Assignment: Among the lines of the data, copy those that hold "formula".

[Saved data entries]
------------------------

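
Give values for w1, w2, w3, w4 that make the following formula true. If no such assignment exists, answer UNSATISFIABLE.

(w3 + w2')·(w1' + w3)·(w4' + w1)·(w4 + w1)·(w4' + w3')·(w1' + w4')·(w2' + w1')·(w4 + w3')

UNSATISFIABLE

Case w3 = 1:
Unit clause (w4') forces w4 = 0.
But (w4) is also a unit clause — contradiction.
Backtrack on w3: now try w3 = 0.
Unit clause (w2') forces w2 = 0.
Unit clause (w1') forces w1 = 0.
Unit clause (w4') forces w4 = 0.
But (w4) is also a unit clause — contradiction.
Neither w3 = 1 nor w3 = 0 works.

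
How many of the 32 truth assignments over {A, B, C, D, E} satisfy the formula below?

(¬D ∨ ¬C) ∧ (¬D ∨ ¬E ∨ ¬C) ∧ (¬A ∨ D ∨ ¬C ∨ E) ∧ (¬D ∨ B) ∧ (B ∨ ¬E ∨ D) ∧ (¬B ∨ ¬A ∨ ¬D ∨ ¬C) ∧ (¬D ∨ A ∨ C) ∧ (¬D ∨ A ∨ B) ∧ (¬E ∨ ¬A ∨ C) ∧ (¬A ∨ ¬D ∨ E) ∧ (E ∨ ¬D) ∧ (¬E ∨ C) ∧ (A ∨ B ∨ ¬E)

8

There are 2^5 = 32 truth assignments over (A, B, C, D, E).
Split on D. With D = True, the clauses containing D are satisfied and ¬D drops from the rest; 0 of the 2^4 = 16 assignments to the other variables satisfy what remains.
With D = False, by the same count on the reduced clause set, 8 assignments work.
(One model: A=F, B=F, C=F, D=F, E=F.)
Total: 0 + 8 = 8.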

------------------------

Result:
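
Give values for w1, w2, w3, w4 that make the following formula true. If no such assignment exists, answer UNSATISFIABLE.
How many of the 32 truth assignments over {A, B, C, D, E} satisfy the formula below?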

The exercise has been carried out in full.